Sort through the entries below and pull out lines containing the word "given".

## RECORDS FOR THIS EXERCISE:
((
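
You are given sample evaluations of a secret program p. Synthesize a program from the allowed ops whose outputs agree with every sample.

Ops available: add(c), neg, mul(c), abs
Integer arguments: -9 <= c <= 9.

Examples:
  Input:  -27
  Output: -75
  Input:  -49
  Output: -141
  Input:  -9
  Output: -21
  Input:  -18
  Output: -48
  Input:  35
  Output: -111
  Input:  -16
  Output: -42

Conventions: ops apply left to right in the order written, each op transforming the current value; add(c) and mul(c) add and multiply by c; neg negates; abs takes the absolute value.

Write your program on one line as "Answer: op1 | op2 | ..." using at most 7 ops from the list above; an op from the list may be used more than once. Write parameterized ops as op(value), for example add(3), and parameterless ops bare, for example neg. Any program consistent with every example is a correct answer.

add(4) | add(-2) | neg | abs | mul(3) | neg

Check, running the answer program on each example:
  -27 -> -23 -> -25 -> 25 -> 25 -> 75 -> -75
  -49 -> -45 -> -47 -> 47 -> 47 -> 141 -> -141
  -9 -> -5 -> -7 -> 7 -> 7 -> 21 -> -21
  -18 -> -14 -> -16 -> 16 -> 16 -> 48 -> -48
  35 -> 39 -> 37 -> -37 -> 37 -> 111 -> -111
  -16 -> -12 -> -14 -> 14 -> 14 -> 42 -> -42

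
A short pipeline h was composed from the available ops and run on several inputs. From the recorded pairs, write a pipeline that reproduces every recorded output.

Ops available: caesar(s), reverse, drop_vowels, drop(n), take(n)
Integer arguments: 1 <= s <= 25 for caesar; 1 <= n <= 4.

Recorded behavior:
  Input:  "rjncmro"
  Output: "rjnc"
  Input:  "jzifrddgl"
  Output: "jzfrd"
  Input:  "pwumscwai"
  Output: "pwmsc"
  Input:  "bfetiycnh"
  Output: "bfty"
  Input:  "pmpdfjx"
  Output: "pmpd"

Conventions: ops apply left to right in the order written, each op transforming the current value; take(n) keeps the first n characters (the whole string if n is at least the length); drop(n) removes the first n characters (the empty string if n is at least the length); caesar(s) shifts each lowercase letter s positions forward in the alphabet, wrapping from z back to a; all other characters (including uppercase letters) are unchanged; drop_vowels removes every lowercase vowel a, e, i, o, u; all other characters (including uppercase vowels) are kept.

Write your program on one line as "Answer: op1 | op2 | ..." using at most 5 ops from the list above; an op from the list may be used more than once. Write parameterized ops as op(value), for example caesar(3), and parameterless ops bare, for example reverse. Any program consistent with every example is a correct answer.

reverse | drop(3) | drop_vowels | reverse

Check, running the answer program on each example:
  "rjncmro" -> "ormcnjr" -> "cnjr" -> "cnjr" -> "rjnc"
  "jzifrddgl" -> "lgddrfizj" -> "drfizj" -> "drfzj" -> "jzfrd"
  "pwumscwai" -> "iawcsmuwp" -> "csmuwp" -> "csmwp" -> "pwmsc"
  "bfetiycnh" -> "hncyitefb" -> "yitefb" -> "ytfb" -> "bfty"
  "pmpdfjx" -> "xjfdpmp" -> "dpmp" -> "dpmp" -> "pmpd"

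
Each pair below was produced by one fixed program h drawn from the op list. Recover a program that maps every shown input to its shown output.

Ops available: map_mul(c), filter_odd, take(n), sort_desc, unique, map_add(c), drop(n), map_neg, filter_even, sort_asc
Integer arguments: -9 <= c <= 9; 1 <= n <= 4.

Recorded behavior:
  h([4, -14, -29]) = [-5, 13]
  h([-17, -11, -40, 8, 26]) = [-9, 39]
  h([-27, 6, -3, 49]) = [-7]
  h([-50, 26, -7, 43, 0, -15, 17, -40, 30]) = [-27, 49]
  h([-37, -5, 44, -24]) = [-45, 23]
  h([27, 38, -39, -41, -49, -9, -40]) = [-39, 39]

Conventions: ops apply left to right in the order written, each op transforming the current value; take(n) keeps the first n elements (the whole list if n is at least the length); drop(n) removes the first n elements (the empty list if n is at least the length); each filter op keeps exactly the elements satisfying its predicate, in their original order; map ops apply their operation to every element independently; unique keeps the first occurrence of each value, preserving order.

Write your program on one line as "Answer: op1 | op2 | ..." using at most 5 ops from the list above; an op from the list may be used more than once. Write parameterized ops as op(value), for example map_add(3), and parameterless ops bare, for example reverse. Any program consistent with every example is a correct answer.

map_add(1) | filter_odd | take(2) | map_neg | sort_asc

Check, running the answer program on each example:
  [4, -14, -29] -> [5, -13, -28] -> [5, -13] -> [5, -13] -> [-5, 13] -> [-5, 13]
  [-17, -11, -40, 8, 26] -> [-16, -10, -39, 9, 27] -> [-39, 9, 27] -> [-39, 9] -> [39, -9] -> [-9, 39]
  [-27, 6, -3, 49] -> [-26, 7, -2, 50] -> [7] -> [7] -> [-7] -> [-7]
  [-50, 26, -7, 43, 0, -15, 17, -40, 30] -> [-49, 27, -6, 44, 1, -14, 18, -39, 31] -> [-49, 27, 1, -39, 31] -> [-49, 27] -> [49, -27] -> [-27, 49]
  [-37, -5, 44, -24] -> [-36, -4, 45, -23] -> [45, -23] -> [45, -23] -> [-45, 23] -> [-45, 23]
  [27, 38, -39, -41, -49, -9, -40] -> [28, 39, -38, -40, -48, -8, -39] -> [39, -39] -> [39, -39] -> [-39, 39] -> [-39, 39]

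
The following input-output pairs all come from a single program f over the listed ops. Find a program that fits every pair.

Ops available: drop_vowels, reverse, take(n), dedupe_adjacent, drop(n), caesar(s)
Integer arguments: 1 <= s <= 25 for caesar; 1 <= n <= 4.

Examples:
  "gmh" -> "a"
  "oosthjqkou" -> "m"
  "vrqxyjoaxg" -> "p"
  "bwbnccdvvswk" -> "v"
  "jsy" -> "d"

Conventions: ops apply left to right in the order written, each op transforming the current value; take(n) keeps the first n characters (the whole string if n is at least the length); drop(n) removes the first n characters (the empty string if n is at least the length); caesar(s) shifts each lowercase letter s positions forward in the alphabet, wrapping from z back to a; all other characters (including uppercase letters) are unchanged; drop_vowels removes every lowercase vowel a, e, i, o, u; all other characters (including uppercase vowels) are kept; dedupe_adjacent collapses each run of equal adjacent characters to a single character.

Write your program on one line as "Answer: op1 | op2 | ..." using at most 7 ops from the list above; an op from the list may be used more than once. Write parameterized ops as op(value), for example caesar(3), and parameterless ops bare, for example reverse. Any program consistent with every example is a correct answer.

drop_vowels | caesar(4) | dedupe_adjacent | take(3) | take(1) | caesar(16)

Check, running the answer program on each example:
  "gmh" -> "gmh" -> "kql" -> "kql" -> "kql" -> "k" -> "a"
  "oosthjqkou" -> "sthjqk" -> "wxlnuo" -> "wxlnuo" -> "wxl" -> "w" -> "m"
  "vrqxyjoaxg" -> "vrqxyjxg" -> "zvubcnbk" -> "zvubcnbk" -> "zvu" -> "z" -> "p"
  "bwbnccdvvswk" -> "bwbnccdvvswk" -> "fafrgghzzwao" -> "fafrghzwao" -> "faf" -> "f" -> "v"
  "jsy" -> "jsy" -> "nwc" -> "nwc" -> "nwc" -> "n" -> "d"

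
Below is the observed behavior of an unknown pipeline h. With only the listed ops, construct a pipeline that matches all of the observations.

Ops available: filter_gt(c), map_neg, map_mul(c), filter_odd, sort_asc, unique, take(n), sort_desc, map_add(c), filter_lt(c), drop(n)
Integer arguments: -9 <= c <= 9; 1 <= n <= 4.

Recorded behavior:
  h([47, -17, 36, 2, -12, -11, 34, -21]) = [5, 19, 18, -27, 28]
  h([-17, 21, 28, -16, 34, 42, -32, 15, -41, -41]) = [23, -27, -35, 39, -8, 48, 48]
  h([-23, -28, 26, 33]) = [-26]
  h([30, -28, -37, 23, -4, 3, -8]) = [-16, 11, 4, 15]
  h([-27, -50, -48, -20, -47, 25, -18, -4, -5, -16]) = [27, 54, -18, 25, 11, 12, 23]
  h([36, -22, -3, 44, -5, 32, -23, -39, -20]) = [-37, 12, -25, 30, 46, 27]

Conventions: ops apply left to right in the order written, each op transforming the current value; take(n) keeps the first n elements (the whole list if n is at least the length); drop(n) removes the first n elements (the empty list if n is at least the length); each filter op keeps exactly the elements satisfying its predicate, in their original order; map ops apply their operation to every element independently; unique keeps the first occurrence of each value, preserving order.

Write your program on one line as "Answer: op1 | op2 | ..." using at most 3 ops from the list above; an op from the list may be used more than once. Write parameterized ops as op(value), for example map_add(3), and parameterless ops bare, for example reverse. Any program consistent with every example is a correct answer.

drop(3) | map_add(-7) | map_neg

Check, running the answer program on each example:
  [47, -17, 36, 2, -12, -11, 34, -21] -> [2, -12, -11, 34, -21] -> [-5, -19, -18, 27, -28] -> [5, 19, 18, -27, 28]
  [-17, 21, 28, -16, 34, 42, -32, 15, -41, -41] -> [-16, 34, 42, -32, 15, -41, -41] -> [-23, 27, 35, -39, 8, -48, -48] -> [23, -27, -35, 39, -8, 48, 48]
  [-23, -28, 26, 33] -> [33] -> [26] -> [-26]
  [30, -28, -37, 23, -4, 3, -8] -> [23, -4, 3, -8] -> [16, -11, -4, -15] -> [-16, 11, 4, 15]
  [-27, -50, -48, -20, -47, 25, -18, -4, -5, -16] -> [-20, -47, 25, -18, -4, -5, -16] -> [-27, -54, 18, -25, -11, -12, -23] -> [27, 54, -18, 25, 11, 12, 23]
  [36, -22, -3, 44, -5, 32, -23, -39, -20] -> [44, -5, 32, -23, -39, -20] -> [37, -12, 25, -30, -46, -27] -> [-37, 12, -25, 30, 46, 27]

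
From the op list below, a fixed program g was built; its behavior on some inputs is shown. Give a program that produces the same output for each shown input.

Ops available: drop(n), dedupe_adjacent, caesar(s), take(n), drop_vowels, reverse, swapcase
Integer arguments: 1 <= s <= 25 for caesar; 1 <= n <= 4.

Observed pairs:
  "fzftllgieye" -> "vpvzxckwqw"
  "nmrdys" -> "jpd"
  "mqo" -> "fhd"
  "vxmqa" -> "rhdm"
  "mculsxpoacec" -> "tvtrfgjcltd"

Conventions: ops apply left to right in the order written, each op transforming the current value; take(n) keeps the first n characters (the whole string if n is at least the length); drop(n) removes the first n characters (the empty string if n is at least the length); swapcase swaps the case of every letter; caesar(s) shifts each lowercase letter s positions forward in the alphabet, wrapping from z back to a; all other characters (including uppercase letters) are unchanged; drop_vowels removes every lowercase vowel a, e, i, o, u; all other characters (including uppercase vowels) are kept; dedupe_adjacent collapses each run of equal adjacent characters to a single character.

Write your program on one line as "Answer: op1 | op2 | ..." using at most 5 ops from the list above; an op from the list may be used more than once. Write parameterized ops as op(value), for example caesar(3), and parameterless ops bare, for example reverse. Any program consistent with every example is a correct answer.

caesar(17) | drop_vowels | reverse | dedupe_adjacent

Check, running the answer program on each example:
  "fzftllgieye" -> "wqwkccxzvpv" -> "wqwkccxzvpv" -> "vpvzxcckwqw" -> "vpvzxckwqw"
  "nmrdys" -> "ediupj" -> "dpj" -> "jpd" -> "jpd"
  "mqo" -> "dhf" -> "dhf" -> "fhd" -> "fhd"
  "vxmqa" -> "modhr" -> "mdhr" -> "rhdm" -> "rhdm"
  "mculsxpoacec" -> "dtlcjogfrtvt" -> "dtlcjgfrtvt" -> "tvtrfgjcltd" -> "tvtrfgjcltd"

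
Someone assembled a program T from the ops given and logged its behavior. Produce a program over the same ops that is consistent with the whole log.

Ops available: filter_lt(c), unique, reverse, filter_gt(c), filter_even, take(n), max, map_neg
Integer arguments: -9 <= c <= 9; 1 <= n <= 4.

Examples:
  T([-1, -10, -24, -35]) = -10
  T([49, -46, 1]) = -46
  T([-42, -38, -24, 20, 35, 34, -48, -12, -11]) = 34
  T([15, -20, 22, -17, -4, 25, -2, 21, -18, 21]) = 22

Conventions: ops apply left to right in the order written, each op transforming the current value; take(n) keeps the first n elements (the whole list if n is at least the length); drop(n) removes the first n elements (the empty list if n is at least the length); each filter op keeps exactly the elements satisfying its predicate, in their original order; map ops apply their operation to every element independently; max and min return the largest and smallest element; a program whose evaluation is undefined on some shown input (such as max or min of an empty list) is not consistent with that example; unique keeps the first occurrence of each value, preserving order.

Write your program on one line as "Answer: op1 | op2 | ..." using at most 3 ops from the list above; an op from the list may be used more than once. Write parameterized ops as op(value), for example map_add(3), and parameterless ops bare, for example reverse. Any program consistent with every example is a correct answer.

filter_even | max

Check, running the answer program on each example:
  [-1, -10, -24, -35] -> [-10, -24] -> -10
  [49, -46, 1] -> [-46] -> -46
  [-42, -38, -24, 20, 35, 34, -48, -12, -11] -> [-42, -38, -24, 20, 34, -48, -12] -> 34
  [15, -20, 22, -17, -4, 25, -2, 21, -18, 21] -> [-20, 22, -4, -2, -18] -> 22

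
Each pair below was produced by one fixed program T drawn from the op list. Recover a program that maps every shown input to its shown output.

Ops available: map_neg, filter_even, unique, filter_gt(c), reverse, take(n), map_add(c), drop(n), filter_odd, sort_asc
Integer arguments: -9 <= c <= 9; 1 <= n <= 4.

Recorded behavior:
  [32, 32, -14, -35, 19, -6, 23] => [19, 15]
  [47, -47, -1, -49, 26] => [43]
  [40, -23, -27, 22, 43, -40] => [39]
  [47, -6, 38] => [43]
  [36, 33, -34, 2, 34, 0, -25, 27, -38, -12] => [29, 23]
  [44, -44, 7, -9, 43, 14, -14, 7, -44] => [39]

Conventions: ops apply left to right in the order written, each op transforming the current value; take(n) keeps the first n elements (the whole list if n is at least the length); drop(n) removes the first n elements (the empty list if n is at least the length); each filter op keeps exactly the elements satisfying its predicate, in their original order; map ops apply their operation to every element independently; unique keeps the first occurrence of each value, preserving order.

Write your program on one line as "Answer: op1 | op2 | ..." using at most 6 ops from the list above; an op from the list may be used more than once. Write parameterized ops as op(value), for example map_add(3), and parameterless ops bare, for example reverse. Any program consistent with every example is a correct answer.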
))
## RESPONSE TO THE TASK:
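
You are given sample evaluations of a secret program p. Synthesize a program from the allowed ops whose outputs agree with every sample.
Someone assembled a program T from the ops given and logged its behavior. Produce a program over the same ops that is consistent with the whole log.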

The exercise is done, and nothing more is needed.